◆ **Stored items**:
_ _ _ _ _

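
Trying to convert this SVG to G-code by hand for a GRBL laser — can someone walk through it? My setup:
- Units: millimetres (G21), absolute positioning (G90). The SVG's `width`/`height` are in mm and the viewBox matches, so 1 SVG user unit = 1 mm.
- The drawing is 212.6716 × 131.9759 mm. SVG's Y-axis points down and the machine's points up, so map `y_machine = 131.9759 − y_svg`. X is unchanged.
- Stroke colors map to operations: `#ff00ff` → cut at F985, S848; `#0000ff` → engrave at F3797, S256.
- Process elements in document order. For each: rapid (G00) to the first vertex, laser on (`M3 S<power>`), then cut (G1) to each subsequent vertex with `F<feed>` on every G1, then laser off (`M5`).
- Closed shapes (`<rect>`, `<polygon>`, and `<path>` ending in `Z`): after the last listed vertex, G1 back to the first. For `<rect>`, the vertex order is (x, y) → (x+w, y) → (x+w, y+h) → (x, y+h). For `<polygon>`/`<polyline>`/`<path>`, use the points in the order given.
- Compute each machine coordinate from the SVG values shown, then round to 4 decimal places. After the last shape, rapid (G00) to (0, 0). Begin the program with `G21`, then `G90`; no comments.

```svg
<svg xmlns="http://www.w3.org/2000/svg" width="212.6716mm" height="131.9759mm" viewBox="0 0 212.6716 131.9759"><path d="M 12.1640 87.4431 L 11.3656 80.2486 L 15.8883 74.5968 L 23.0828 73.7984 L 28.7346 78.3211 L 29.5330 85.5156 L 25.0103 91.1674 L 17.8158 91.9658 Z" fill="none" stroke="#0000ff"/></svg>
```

G21
G90
G00 X12.1640 Y44.5328
M3 S256
G1 X11.3656 Y51.7273 F3797
G1 X15.8883 Y57.3791 F3797
G1 X23.0828 Y58.1775 F3797
G1 X28.7346 Y53.6548 F3797
G1 X29.5330 Y46.4603 F3797
G1 X25.0103 Y40.8085 F3797
G1 X17.8158 Y40.0101 F3797
G1 X12.1640 Y44.5328 F3797
M5
G00 X0.0000 Y0.0000

1 u = 1 mm; y_m = 131.9759 − y.

[1] `<path>` regular polygon, #0000ff→engrave S256 F3797: (12.1640,44.5328) → (11.3656,51.7273) → (15.8883,57.3791) → (23.0828,58.1775) → (28.7346,53.6548) → (29.5330,46.4603) → (25.0103,40.8085) → (17.8158,40.0101) → (12.1640,44.5328) (closed)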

_ _ _ _ _

◆ **Problem**:
Return only the exact lines from the opening of the records through the line that contains "- Units: millimetres", both included.

◆ **Result**:
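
Trying to convert this SVG to G-code by hand for a GRBL laser — can someone walk through it? My setup:
- Units: millimetres (G21), absolute positioning (G90). The SVG's `width`/`height` are in mm and the viewBox matches, so 1 SVG user unit = 1 mm.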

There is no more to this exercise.